(Beginning of Given entries)
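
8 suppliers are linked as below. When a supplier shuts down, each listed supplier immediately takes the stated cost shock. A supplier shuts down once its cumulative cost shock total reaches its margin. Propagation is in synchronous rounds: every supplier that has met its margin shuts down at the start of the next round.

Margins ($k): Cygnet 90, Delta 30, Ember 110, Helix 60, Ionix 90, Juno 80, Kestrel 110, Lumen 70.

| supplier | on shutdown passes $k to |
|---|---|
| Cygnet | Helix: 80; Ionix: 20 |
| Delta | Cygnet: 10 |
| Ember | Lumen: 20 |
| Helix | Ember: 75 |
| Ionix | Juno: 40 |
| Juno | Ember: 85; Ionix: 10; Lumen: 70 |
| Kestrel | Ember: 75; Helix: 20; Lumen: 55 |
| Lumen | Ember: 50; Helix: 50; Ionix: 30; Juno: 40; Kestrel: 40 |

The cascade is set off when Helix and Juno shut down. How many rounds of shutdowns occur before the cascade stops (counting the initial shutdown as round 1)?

Round 1 — Helix, Juno shut down (initial).
  Ember: +75+85 → 160 ≥ 110
  Ionix: +10 → 10 < 90
  Lumen: +70 → 70 ≥ 70
Round 2 — Ember, Lumen shut down.
  Ionix: +30 → 40 < 90
  Kestrel: +40 → 40 < 110
No further shutdowns.

2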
(End of Given entries)
What is being asked: What should be returned is the run of lines from the first line of the material through the line containing "Lumen: 55 |", exact and inclusive, and nothing else.

Solution for this problem:
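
8 suppliers are linked as below. When a supplier shuts down, each listed supplier immediately takes the stated cost shock. A supplier shuts down once its cumulative cost shock total reaches its margin. Propagation is in synchronous rounds: every supplier that has met its margin shuts down at the start of the next round.

Margins ($k): Cygnet 90, Delta 30, Ember 110, Helix 60, Ionix 90, Juno 80, Kestrel 110, Lumen 70.

| supplier | on shutdown passes $k to |
|---|---|
| Cygnet | Helix: 80; Ionix: 20 |
| Delta | Cygnet: 10 |
| Ember | Lumen: 20 |
| Helix | Ember: 75 |
| Ionix | Juno: 40 |
| Juno | Ember: 85; Ionix: 10; Lumen: 70 |
| Kestrel | Ember: 75; Helix: 20; Lumen: 55 |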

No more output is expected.